** Opening MATERIAL PROVIDED block **

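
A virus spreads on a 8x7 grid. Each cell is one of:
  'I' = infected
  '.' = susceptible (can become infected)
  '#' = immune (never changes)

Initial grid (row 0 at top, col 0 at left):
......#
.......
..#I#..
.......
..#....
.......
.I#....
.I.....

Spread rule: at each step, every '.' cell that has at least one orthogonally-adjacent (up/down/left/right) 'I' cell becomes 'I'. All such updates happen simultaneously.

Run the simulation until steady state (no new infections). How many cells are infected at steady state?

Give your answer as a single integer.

Answer: 51

Derivation:
Step 0 (initial): 3 infected
Step 1: +6 new -> 9 infected
Step 2: +10 new -> 19 infected
Step 3: +11 new -> 30 infected
Step 4: +12 new -> 42 infected
Step 5: +7 new -> 49 infected
Step 6: +2 new -> 51 infected
Step 7: +0 new -> 51 infected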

** Closing MATERIAL PROVIDED block **

TASK GOAL: State how many lines in the records above contain the word "grid". Write the number alone.

ANSWER: 2